■ Work request
Restate word for word the line containing "Given the field F = (-6*x*y*z" and each line that follows it, through the last line below, and nothing else.

■ Recorded data

###

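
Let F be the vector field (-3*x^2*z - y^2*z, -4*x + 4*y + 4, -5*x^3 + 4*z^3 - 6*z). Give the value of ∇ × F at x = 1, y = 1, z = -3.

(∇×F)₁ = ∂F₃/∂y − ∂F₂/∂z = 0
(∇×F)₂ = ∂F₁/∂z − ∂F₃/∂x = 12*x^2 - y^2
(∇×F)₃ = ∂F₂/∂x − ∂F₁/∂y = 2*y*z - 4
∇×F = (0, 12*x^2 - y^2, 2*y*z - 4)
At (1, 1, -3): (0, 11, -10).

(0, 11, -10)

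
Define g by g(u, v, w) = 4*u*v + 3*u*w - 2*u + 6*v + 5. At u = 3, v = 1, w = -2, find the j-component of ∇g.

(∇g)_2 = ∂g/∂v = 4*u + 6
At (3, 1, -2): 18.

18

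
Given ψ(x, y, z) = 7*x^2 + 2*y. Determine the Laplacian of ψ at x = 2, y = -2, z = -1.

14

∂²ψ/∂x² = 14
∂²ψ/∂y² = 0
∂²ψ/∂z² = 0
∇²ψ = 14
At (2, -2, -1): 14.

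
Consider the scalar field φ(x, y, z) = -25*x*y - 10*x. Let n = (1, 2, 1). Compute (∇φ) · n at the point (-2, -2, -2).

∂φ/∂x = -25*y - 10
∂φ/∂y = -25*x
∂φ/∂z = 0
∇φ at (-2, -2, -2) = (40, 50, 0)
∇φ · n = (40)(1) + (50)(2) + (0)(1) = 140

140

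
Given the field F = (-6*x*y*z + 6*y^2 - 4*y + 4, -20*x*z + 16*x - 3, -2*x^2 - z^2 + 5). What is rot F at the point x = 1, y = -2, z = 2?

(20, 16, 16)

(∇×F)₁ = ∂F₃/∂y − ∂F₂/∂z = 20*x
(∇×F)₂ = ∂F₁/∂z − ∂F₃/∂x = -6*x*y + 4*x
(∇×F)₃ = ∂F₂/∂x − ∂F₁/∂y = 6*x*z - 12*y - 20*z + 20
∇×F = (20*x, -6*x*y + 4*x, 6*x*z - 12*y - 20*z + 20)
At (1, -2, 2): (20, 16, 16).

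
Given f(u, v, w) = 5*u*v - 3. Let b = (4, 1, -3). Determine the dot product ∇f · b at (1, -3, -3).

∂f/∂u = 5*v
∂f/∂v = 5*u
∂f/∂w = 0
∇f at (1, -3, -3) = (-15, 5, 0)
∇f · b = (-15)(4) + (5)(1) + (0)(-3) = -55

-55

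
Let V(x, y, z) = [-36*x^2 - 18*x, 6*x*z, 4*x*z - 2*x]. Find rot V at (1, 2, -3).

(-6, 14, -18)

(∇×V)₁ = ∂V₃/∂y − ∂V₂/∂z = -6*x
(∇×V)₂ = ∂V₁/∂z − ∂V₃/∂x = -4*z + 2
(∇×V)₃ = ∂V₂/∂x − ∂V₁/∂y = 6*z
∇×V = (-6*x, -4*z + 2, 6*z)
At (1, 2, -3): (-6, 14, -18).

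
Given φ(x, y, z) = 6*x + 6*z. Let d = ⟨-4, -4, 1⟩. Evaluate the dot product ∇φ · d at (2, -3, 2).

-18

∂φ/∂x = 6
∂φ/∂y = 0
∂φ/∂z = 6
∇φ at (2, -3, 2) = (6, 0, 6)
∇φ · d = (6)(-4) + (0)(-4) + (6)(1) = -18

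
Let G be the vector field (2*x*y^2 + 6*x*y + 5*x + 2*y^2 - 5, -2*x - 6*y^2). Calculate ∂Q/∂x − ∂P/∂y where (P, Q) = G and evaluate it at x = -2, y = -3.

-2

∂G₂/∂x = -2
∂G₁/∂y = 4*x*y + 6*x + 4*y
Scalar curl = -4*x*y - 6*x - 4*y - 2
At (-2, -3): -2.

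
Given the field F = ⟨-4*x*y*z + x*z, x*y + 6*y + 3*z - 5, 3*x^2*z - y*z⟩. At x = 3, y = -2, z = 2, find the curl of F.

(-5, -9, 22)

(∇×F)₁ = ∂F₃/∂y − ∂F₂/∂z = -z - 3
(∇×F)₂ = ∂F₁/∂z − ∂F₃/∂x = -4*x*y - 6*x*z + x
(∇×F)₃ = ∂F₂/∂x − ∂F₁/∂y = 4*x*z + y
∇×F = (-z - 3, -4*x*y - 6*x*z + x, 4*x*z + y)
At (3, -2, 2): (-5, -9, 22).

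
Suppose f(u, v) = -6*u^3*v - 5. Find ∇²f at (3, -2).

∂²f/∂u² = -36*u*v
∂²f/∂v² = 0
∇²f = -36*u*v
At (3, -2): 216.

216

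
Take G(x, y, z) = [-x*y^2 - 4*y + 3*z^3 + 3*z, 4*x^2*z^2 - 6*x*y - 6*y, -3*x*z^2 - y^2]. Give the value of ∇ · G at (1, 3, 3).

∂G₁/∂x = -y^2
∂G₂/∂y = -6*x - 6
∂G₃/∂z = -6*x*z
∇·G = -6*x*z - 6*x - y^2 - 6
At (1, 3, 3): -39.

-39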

###

■ Exercise output
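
Given the field F = (-6*x*y*z + 6*y^2 - 4*y + 4, -20*x*z + 16*x - 3, -2*x^2 - z^2 + 5). What is rot F at the point x = 1, y = -2, z = 2?

(20, 16, 16)

(∇×F)₁ = ∂F₃/∂y − ∂F₂/∂z = 20*x
(∇×F)₂ = ∂F₁/∂z − ∂F₃/∂x = -6*x*y + 4*x
(∇×F)₃ = ∂F₂/∂x − ∂F₁/∂y = 6*x*z - 12*y - 20*z + 20
∇×F = (20*x, -6*x*y + 4*x, 6*x*z - 12*y - 20*z + 20)
At (1, -2, 2): (20, 16, 16).

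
Given f(u, v, w) = 5*u*v - 3. Let b = (4, 1, -3). Determine the dot product ∇f · b at (1, -3, -3).

∂f/∂u = 5*v
∂f/∂v = 5*u
∂f/∂w = 0
∇f at (1, -3, -3) = (-15, 5, 0)
∇f · b = (-15)(4) + (5)(1) + (0)(-3) = -55

-55

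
Let V(x, y, z) = [-36*x^2 - 18*x, 6*x*z, 4*x*z - 2*x]. Find rot V at (1, 2, -3).

(-6, 14, -18)

(∇×V)₁ = ∂V₃/∂y − ∂V₂/∂z = -6*x
(∇×V)₂ = ∂V₁/∂z − ∂V₃/∂x = -4*z + 2
(∇×V)₃ = ∂V₂/∂x − ∂V₁/∂y = 6*z
∇×V = (-6*x, -4*z + 2, 6*z)
At (1, 2, -3): (-6, 14, -18).

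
Given φ(x, y, z) = 6*x + 6*z. Let d = ⟨-4, -4, 1⟩. Evaluate the dot product ∇φ · d at (2, -3, 2).

-18

∂φ/∂x = 6
∂φ/∂y = 0
∂φ/∂z = 6
∇φ at (2, -3, 2) = (6, 0, 6)
∇φ · d = (6)(-4) + (0)(-4) + (6)(1) = -18

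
Let G be the vector field (2*x*y^2 + 6*x*y + 5*x + 2*y^2 - 5, -2*x - 6*y^2). Calculate ∂Q/∂x − ∂P/∂y where (P, Q) = G and evaluate it at x = -2, y = -3.

-2

∂G₂/∂x = -2
∂G₁/∂y = 4*x*y + 6*x + 4*y
Scalar curl = -4*x*y - 6*x - 4*y - 2
At (-2, -3): -2.

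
Given the field F = ⟨-4*x*y*z + x*z, x*y + 6*y + 3*z - 5, 3*x^2*z - y*z⟩. At x = 3, y = -2, z = 2, find the curl of F.

(-5, -9, 22)

(∇×F)₁ = ∂F₃/∂y − ∂F₂/∂z = -z - 3
(∇×F)₂ = ∂F₁/∂z − ∂F₃/∂x = -4*x*y - 6*x*z + x
(∇×F)₃ = ∂F₂/∂x − ∂F₁/∂y = 4*x*z + y
∇×F = (-z - 3, -4*x*y - 6*x*z + x, 4*x*z + y)
At (3, -2, 2): (-5, -9, 22).

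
Suppose f(u, v) = -6*u^3*v - 5. Find ∇²f at (3, -2).

∂²f/∂u² = -36*u*v
∂²f/∂v² = 0
∇²f = -36*u*v
At (3, -2): 216.

216

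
Take G(x, y, z) = [-x*y^2 - 4*y + 3*z^3 + 3*z, 4*x^2*z^2 - 6*x*y - 6*y, -3*x*z^2 - y^2]. Give the value of ∇ · G at (1, 3, 3).

∂G₁/∂x = -y^2
∂G₂/∂y = -6*x - 6
∂G₃/∂z = -6*x*z
∇·G = -6*x*z - 6*x - y^2 - 6
At (1, 3, 3): -39.

-39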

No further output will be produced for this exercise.